ABOUT THIS EXERCISE –
From the first line to the last, print the listing exactly.

══ EXTRACTED DATA

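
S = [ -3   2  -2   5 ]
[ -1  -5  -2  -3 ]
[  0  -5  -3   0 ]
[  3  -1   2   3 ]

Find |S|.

det(S) = -206

Expand along row 3 (it has 2 zeros):
  − (-5) · M_32   where M_32 = det([-3 -2 5; -1 -2 -3; 3 2 3]) = 32
  + (-3) · M_33   where M_33 = det([-3 2 5; -1 -5 -3; 3 -1 3]) = 122
det = (-1)·(-5)·(32) + (+1)·(-3)·(122) = -206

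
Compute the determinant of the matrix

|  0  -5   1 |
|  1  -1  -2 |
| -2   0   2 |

The determinant is -12.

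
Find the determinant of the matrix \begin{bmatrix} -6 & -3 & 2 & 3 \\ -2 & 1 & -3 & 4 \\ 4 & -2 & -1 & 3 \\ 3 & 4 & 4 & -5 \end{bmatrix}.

656

Expand along row 1:
  + (-6) · M_11   where M_11 = det([1 -3 4; -2 -1 3; 4 4 -5]) = -29
  − (-3) · M_12   where M_12 = det([-2 -3 4; 4 -1 3; 3 4 -5]) = 3
  + (2) · M_13   where M_13 = det([-2 1 4; 4 -2 3; 3 4 -5]) = 121
  − (3) · M_14   where M_14 = det([-2 1 -3; 4 -2 -1; 3 4 4]) = -77
det = (+1)·(-6)·(-29) + (-1)·(-3)·(3) + (+1)·(2)·(121) + (-1)·(3)·(-77) = 656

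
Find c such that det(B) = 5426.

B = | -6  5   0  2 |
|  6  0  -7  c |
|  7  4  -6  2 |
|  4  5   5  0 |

c = -8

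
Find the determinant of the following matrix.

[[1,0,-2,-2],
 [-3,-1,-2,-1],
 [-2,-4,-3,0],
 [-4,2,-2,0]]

-74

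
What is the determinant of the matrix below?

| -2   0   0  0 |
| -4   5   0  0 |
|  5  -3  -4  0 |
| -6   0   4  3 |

The matrix is lower triangular, so the determinant is the product of the diagonal entries:
det = (-2) · (5) · (-4) · (3) = 120

120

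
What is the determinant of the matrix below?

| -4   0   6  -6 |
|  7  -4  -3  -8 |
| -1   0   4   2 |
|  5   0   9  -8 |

Expand along column 2 (it has 3 zeros):
  + (-4) · M_22   where M_22 = det([-4 6 -6; -1 4 2; 5 9 -8]) = 386
det = (+1)·(-4)·(386) = -1544

-1544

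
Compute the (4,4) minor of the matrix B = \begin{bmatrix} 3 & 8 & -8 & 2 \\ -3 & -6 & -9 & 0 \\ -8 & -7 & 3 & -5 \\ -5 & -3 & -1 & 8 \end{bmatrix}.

621

Delete row 4 and column 4; the remaining 3×3 submatrix is [3 8 -8; -3 -6 -9; -8 -7 3].
Its determinant is 621.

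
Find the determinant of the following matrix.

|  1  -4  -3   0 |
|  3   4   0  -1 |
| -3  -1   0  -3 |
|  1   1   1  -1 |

91

Expand along column 3 (it has 2 zeros):
  + (-3) · M_13   where M_13 = det([3 4 -1; -3 -1 -3; 1 1 -1]) = -10
  − (1) · M_43   where M_43 = det([1 -4 0; 3 4 -1; -3 -1 -3]) = -61
det = (+1)·(-3)·(-10) + (-1)·(1)·(-61) = 91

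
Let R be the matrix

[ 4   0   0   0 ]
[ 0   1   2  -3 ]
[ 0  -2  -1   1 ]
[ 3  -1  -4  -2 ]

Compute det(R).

Expand along row 1 (it has 3 zeros):
  + (4) · M_11   where M_11 = det([1 2 -3; -2 -1 1; -1 -4 -2]) = -25
det = (+1)·(4)·(-25) = -100

-100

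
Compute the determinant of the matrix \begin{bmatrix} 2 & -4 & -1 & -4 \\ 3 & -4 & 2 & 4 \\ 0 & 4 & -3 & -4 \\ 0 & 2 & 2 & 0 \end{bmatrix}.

Expand along row 4 (it has 2 zeros):
  + (2) · M_42   where M_42 = det([2 -1 -4; 3 2 4; 0 -3 -4]) = 32
  − (2) · M_43   where M_43 = det([2 -4 -4; 3 -4 4; 0 4 -4]) = -96
det = (+1)·(2)·(32) + (-1)·(2)·(-96) = 256

256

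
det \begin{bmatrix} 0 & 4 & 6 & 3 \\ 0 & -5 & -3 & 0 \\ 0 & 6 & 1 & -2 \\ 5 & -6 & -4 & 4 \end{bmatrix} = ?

-15

Expand along column 1 (it has 3 zeros):
  − (5) · M_41   where M_41 = det([4 6 3; -5 -3 0; 6 1 -2]) = 3
det = (-1)·(5)·(3) = -15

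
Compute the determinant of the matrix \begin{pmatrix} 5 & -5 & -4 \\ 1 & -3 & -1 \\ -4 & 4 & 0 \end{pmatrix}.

The determinant is 32.

Expand along row 3:
  + (-4) · |-5 -4; -3 -1| = (-4)·(5 − 12) = 28
  − 4 · |5 -4; 1 -1| = −4·(-5 − (-4)) = 4
Sum: (28) + (4) = 32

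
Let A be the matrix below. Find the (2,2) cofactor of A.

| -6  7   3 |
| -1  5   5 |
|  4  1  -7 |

Delete row 2 and column 2; the remaining 2×2 submatrix is [-6 3; 4 -7].
Its determinant is (-6)·(-7) − 3·4 = 30.
The cofactor carries sign (−1)^(2+2) = +1, so C_{2,2} = +(30) = 30.

30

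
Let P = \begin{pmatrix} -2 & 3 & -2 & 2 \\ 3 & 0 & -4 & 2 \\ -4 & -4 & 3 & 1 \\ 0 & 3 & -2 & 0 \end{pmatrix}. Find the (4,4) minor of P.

Delete row 4 and column 4; the remaining 3×3 submatrix is [-2 3 -2; 3 0 -4; -4 -4 3].
Its determinant is 77.

77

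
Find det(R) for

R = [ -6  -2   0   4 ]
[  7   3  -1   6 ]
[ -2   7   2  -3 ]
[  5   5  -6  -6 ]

Expand along row 1 (it has 1 zero):
  + (-6) · M_11   where M_11 = det([3 -1 6; 7 2 -3; 5 -6 -6]) = -429
  − (-2) · M_12   where M_12 = det([7 -1 6; -2 2 -3; 5 -6 -6]) = -171
  − (4) · M_14   where M_14 = det([7 3 -1; -2 7 2; 5 5 -6]) = -325
det = (+1)·(-6)·(-429) + (-1)·(-2)·(-171) + (-1)·(4)·(-325) = 3532

|R| = 3532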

════

ANSWER AREA –
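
S = [ -3   2  -2   5 ]
[ -1  -5  -2  -3 ]
[  0  -5  -3   0 ]
[  3  -1   2   3 ]

Find |S|.

det(S) = -206

Expand along row 3 (it has 2 zeros):
  − (-5) · M_32   where M_32 = det([-3 -2 5; -1 -2 -3; 3 2 3]) = 32
  + (-3) · M_33   where M_33 = det([-3 2 5; -1 -5 -3; 3 -1 3]) = 122
det = (-1)·(-5)·(32) + (+1)·(-3)·(122) = -206

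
Compute the determinant of the matrix

|  0  -5   1 |
|  1  -1  -2 |
| -2   0   2 |

The determinant is -12.

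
Find the determinant of the matrix \begin{bmatrix} -6 & -3 & 2 & 3 \\ -2 & 1 & -3 & 4 \\ 4 & -2 & -1 & 3 \\ 3 & 4 & 4 & -5 \end{bmatrix}.

656

Expand along row 1:
  + (-6) · M_11   where M_11 = det([1 -3 4; -2 -1 3; 4 4 -5]) = -29
  − (-3) · M_12   where M_12 = det([-2 -3 4; 4 -1 3; 3 4 -5]) = 3
  + (2) · M_13   where M_13 = det([-2 1 4; 4 -2 3; 3 4 -5]) = 121
  − (3) · M_14   where M_14 = det([-2 1 -3; 4 -2 -1; 3 4 4]) = -77
det = (+1)·(-6)·(-29) + (-1)·(-3)·(3) + (+1)·(2)·(121) + (-1)·(3)·(-77) = 656

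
Find c such that det(B) = 5426.

B = | -6  5   0  2 |
|  6  0  -7  c |
|  7  4  -6  2 |
|  4  5   5  0 |

c = -8

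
Find the determinant of the following matrix.

[[1,0,-2,-2],
 [-3,-1,-2,-1],
 [-2,-4,-3,0],
 [-4,2,-2,0]]

-74

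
What is the determinant of the matrix below?

| -2   0   0  0 |
| -4   5   0  0 |
|  5  -3  -4  0 |
| -6   0   4  3 |

The matrix is lower triangular, so the determinant is the product of the diagonal entries:
det = (-2) · (5) · (-4) · (3) = 120

120

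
What is the determinant of the matrix below?

| -4   0   6  -6 |
|  7  -4  -3  -8 |
| -1   0   4   2 |
|  5   0   9  -8 |

Expand along column 2 (it has 3 zeros):
  + (-4) · M_22   where M_22 = det([-4 6 -6; -1 4 2; 5 9 -8]) = 386
det = (+1)·(-4)·(386) = -1544

-1544

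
Compute the (4,4) minor of the matrix B = \begin{bmatrix} 3 & 8 & -8 & 2 \\ -3 & -6 & -9 & 0 \\ -8 & -7 & 3 & -5 \\ -5 & -3 & -1 & 8 \end{bmatrix}.

621

Delete row 4 and column 4; the remaining 3×3 submatrix is [3 8 -8; -3 -6 -9; -8 -7 3].
Its determinant is 621.

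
Find the determinant of the following matrix.

|  1  -4  -3   0 |
|  3   4   0  -1 |
| -3  -1   0  -3 |
|  1   1   1  -1 |

91

Expand along column 3 (it has 2 zeros):
  + (-3) · M_13   where M_13 = det([3 4 -1; -3 -1 -3; 1 1 -1]) = -10
  − (1) · M_43   where M_43 = det([1 -4 0; 3 4 -1; -3 -1 -3]) = -61
det = (+1)·(-3)·(-10) + (-1)·(1)·(-61) = 91

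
Let R be the matrix

[ 4   0   0   0 ]
[ 0   1   2  -3 ]
[ 0  -2  -1   1 ]
[ 3  -1  -4  -2 ]

Compute det(R).

Expand along row 1 (it has 3 zeros):
  + (4) · M_11   where M_11 = det([1 2 -3; -2 -1 1; -1 -4 -2]) = -25
det = (+1)·(4)·(-25) = -100

-100

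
Compute the determinant of the matrix \begin{bmatrix} 2 & -4 & -1 & -4 \\ 3 & -4 & 2 & 4 \\ 0 & 4 & -3 & -4 \\ 0 & 2 & 2 & 0 \end{bmatrix}.

Expand along row 4 (it has 2 zeros):
  + (2) · M_42   where M_42 = det([2 -1 -4; 3 2 4; 0 -3 -4]) = 32
  − (2) · M_43   where M_43 = det([2 -4 -4; 3 -4 4; 0 4 -4]) = -96
det = (+1)·(2)·(32) + (-1)·(2)·(-96) = 256

256

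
det \begin{bmatrix} 0 & 4 & 6 & 3 \\ 0 & -5 & -3 & 0 \\ 0 & 6 & 1 & -2 \\ 5 & -6 & -4 & 4 \end{bmatrix} = ?

-15

Expand along column 1 (it has 3 zeros):
  − (5) · M_41   where M_41 = det([4 6 3; -5 -3 0; 6 1 -2]) = 3
det = (-1)·(5)·(3) = -15

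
Compute the determinant of the matrix \begin{pmatrix} 5 & -5 & -4 \\ 1 & -3 & -1 \\ -4 & 4 & 0 \end{pmatrix}.

The determinant is 32.

Expand along row 3:
  + (-4) · |-5 -4; -3 -1| = (-4)·(5 − 12) = 28
  − 4 · |5 -4; 1 -1| = −4·(-5 − (-4)) = 4
Sum: (28) + (4) = 32

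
Let A be the matrix below. Find the (2,2) cofactor of A.

| -6  7   3 |
| -1  5   5 |
|  4  1  -7 |

Delete row 2 and column 2; the remaining 2×2 submatrix is [-6 3; 4 -7].
Its determinant is (-6)·(-7) − 3·4 = 30.
The cofactor carries sign (−1)^(2+2) = +1, so C_{2,2} = +(30) = 30.

30

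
Let P = \begin{pmatrix} -2 & 3 & -2 & 2 \\ 3 & 0 & -4 & 2 \\ -4 & -4 & 3 & 1 \\ 0 & 3 & -2 & 0 \end{pmatrix}. Find the (4,4) minor of P.

Delete row 4 and column 4; the remaining 3×3 submatrix is [-2 3 -2; 3 0 -4; -4 -4 3].
Its determinant is 77.

77

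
Find det(R) for

R = [ -6  -2   0   4 ]
[  7   3  -1   6 ]
[ -2   7   2  -3 ]
[  5   5  -6  -6 ]

Expand along row 1 (it has 1 zero):
  + (-6) · M_11   where M_11 = det([3 -1 6; 7 2 -3; 5 -6 -6]) = -429
  − (-2) · M_12   where M_12 = det([7 -1 6; -2 2 -3; 5 -6 -6]) = -171
  − (4) · M_14   where M_14 = det([7 3 -1; -2 7 2; 5 5 -6]) = -325
det = (+1)·(-6)·(-429) + (-1)·(-2)·(-171) + (-1)·(4)·(-325) = 3532

|R| = 3532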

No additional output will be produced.